▶ [Dataset entries]:
* * * * * * * * *
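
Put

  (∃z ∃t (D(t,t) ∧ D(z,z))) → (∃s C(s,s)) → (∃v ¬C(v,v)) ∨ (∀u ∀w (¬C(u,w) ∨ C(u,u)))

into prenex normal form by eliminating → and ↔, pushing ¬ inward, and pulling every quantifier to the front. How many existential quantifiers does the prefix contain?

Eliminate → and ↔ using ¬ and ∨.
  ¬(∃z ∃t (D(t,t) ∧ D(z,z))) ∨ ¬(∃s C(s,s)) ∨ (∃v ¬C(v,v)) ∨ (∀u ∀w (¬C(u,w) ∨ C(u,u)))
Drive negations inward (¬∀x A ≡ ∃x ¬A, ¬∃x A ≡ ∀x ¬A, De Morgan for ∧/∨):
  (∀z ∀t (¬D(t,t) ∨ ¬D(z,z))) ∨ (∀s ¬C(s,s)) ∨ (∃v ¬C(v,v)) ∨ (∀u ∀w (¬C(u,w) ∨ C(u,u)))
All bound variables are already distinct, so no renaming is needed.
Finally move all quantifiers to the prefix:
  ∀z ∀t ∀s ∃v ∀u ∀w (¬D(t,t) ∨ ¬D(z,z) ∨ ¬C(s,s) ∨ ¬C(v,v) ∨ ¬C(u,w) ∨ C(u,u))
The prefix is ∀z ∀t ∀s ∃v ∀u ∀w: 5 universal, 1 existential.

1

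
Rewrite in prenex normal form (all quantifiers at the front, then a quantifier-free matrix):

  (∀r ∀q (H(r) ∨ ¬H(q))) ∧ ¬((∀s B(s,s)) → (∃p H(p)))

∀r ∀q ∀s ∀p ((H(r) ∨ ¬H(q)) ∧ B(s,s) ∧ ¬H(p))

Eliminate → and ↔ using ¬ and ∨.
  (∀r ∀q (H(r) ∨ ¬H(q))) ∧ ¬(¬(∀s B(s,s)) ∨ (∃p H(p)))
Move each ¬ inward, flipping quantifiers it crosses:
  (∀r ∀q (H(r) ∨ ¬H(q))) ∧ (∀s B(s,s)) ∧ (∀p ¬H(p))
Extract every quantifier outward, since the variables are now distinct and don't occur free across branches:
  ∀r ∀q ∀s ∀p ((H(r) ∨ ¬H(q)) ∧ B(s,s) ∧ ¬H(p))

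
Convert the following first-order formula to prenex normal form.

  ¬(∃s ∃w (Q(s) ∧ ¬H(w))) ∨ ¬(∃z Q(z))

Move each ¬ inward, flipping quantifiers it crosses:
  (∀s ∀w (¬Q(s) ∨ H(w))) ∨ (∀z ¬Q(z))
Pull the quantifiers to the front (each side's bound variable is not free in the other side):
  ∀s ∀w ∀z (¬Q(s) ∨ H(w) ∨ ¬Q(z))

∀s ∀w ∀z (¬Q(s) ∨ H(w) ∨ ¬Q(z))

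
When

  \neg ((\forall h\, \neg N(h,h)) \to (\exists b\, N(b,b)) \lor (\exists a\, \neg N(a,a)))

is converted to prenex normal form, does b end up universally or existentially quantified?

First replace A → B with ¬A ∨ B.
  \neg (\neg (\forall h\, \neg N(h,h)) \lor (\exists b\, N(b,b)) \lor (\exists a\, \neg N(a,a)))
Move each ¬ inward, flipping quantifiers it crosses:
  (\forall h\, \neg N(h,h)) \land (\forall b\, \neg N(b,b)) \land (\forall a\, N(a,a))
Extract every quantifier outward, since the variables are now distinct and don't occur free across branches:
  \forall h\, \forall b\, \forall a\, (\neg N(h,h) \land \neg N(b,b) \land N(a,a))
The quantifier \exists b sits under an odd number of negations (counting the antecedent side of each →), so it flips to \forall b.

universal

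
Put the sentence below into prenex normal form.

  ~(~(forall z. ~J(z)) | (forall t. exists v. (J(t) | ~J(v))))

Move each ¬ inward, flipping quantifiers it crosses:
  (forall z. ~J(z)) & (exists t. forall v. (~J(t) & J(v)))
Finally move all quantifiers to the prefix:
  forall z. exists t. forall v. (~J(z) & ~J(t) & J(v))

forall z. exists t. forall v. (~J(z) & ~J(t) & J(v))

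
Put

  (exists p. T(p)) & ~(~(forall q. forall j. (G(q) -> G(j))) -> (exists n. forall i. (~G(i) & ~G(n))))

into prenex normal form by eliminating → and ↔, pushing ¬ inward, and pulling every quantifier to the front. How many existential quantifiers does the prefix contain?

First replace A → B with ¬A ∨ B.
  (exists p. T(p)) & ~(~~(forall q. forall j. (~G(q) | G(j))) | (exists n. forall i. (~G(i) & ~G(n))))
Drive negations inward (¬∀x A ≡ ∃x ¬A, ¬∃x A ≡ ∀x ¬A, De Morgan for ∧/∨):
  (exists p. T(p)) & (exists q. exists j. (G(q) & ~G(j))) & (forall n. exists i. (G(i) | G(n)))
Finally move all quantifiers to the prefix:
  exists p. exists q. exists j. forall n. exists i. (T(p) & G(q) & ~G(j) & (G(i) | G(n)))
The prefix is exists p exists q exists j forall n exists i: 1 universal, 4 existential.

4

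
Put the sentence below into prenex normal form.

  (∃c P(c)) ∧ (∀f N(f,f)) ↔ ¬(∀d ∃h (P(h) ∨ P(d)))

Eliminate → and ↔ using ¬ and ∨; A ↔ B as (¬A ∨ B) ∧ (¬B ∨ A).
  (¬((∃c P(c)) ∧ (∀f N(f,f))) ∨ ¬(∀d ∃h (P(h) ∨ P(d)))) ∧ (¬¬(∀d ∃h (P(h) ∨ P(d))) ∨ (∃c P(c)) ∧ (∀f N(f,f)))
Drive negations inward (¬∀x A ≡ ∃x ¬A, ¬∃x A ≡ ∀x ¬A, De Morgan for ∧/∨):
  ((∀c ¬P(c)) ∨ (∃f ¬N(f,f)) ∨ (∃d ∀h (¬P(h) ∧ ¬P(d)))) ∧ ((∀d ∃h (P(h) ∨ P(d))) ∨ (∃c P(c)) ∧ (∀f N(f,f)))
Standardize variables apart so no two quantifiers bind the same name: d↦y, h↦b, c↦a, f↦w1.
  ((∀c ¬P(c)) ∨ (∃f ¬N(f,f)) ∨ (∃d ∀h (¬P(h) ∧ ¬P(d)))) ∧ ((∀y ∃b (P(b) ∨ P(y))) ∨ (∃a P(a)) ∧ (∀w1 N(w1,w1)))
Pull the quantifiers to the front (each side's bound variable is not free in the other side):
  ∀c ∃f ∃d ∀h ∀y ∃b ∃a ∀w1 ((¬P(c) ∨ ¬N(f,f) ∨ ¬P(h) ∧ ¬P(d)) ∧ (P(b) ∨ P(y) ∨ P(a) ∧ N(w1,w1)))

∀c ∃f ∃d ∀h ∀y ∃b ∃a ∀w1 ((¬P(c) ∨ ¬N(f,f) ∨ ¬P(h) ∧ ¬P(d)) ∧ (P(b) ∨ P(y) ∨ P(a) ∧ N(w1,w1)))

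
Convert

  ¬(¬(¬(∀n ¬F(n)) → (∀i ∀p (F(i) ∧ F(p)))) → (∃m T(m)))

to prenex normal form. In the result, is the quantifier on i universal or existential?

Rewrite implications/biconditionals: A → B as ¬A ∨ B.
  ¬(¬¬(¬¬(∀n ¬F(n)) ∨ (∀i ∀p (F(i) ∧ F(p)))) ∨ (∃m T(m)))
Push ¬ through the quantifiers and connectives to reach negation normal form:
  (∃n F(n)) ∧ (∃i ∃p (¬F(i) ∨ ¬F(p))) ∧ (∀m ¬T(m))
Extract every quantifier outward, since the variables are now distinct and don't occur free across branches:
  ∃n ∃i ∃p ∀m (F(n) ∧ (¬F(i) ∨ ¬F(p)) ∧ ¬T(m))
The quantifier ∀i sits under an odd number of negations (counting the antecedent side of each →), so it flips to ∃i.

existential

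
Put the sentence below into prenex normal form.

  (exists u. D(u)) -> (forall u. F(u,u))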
* * * * * * * * *
▶ [TASK]: Your task is to transcribe exactly the lines from the one with "(∃c P(c)) ∧ (∀f N(f,f)) ↔" through the end of the data, both included, and nothing besides.

▶ [ANSWER FOR THE TASK]:
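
  (∃c P(c)) ∧ (∀f N(f,f)) ↔ ¬(∀d ∃h (P(h) ∨ P(d)))

Eliminate → and ↔ using ¬ and ∨; A ↔ B as (¬A ∨ B) ∧ (¬B ∨ A).
  (¬((∃c P(c)) ∧ (∀f N(f,f))) ∨ ¬(∀d ∃h (P(h) ∨ P(d)))) ∧ (¬¬(∀d ∃h (P(h) ∨ P(d))) ∨ (∃c P(c)) ∧ (∀f N(f,f)))
Drive negations inward (¬∀x A ≡ ∃x ¬A, ¬∃x A ≡ ∀x ¬A, De Morgan for ∧/∨):
  ((∀c ¬P(c)) ∨ (∃f ¬N(f,f)) ∨ (∃d ∀h (¬P(h) ∧ ¬P(d)))) ∧ ((∀d ∃h (P(h) ∨ P(d))) ∨ (∃c P(c)) ∧ (∀f N(f,f)))
Standardize variables apart so no two quantifiers bind the same name: d↦y, h↦b, c↦a, f↦w1.
  ((∀c ¬P(c)) ∨ (∃f ¬N(f,f)) ∨ (∃d ∀h (¬P(h) ∧ ¬P(d)))) ∧ ((∀y ∃b (P(b) ∨ P(y))) ∨ (∃a P(a)) ∧ (∀w1 N(w1,w1)))
Pull the quantifiers to the front (each side's bound variable is not free in the other side):
  ∀c ∃f ∃d ∀h ∀y ∃b ∃a ∀w1 ((¬P(c) ∨ ¬N(f,f) ∨ ¬P(h) ∧ ¬P(d)) ∧ (P(b) ∨ P(y) ∨ P(a) ∧ N(w1,w1)))

∀c ∃f ∃d ∀h ∀y ∃b ∃a ∀w1 ((¬P(c) ∨ ¬N(f,f) ∨ ¬P(h) ∧ ¬P(d)) ∧ (P(b) ∨ P(y) ∨ P(a) ∧ N(w1,w1)))

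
Convert

  ¬(¬(¬(∀n ¬F(n)) → (∀i ∀p (F(i) ∧ F(p)))) → (∃m T(m)))

to prenex normal form. In the result, is the quantifier on i universal or existential?

Rewrite implications/biconditionals: A → B as ¬A ∨ B.
  ¬(¬¬(¬¬(∀n ¬F(n)) ∨ (∀i ∀p (F(i) ∧ F(p)))) ∨ (∃m T(m)))
Push ¬ through the quantifiers and connectives to reach negation normal form:
  (∃n F(n)) ∧ (∃i ∃p (¬F(i) ∨ ¬F(p))) ∧ (∀m ¬T(m))
Extract every quantifier outward, since the variables are now distinct and don't occur free across branches:
  ∃n ∃i ∃p ∀m (F(n) ∧ (¬F(i) ∨ ¬F(p)) ∧ ¬T(m))
The quantifier ∀i sits under an odd number of negations (counting the antecedent side of each →), so it flips to ∃i.

existential

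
Put the sentence below into prenex normal form.

  (exists u. D(u)) -> (forall u. F(u,u))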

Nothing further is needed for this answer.